(Source records)

........

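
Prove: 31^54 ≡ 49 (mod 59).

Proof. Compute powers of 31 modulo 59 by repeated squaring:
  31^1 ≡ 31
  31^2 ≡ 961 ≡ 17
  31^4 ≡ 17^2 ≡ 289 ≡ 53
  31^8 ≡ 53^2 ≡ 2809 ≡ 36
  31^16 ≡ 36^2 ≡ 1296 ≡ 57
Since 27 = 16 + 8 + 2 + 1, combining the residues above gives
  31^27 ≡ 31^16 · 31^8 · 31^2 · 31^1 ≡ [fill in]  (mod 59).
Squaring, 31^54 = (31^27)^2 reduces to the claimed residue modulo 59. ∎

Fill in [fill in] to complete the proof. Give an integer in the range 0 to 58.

31^16 · 31^8 · 31^2 · 31^1 ≡ 57 · 36 · 17 · 31 = 1081404.
1081404 mod 59 = 52, so 31^27 ≡ 52 (mod 59).

52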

........

Every line from the one that has "Since 27 = 16" down to the last line above must be written out exactly, with both ends included and nothing else.

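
Since 27 = 16 + 8 + 2 + 1, combining the residues above gives
  31^27 ≡ 31^16 · 31^8 · 31^2 · 31^1 ≡ [fill in]  (mod 59).
Squaring, 31^54 = (31^27)^2 reduces to the claimed residue modulo 59. ∎

Fill in [fill in] to complete the proof. Give an integer in the range 0 to 58.

31^16 · 31^8 · 31^2 · 31^1 ≡ 57 · 36 · 17 · 31 = 1081404.
1081404 mod 59 = 52, so 31^27 ≡ 52 (mod 59).

52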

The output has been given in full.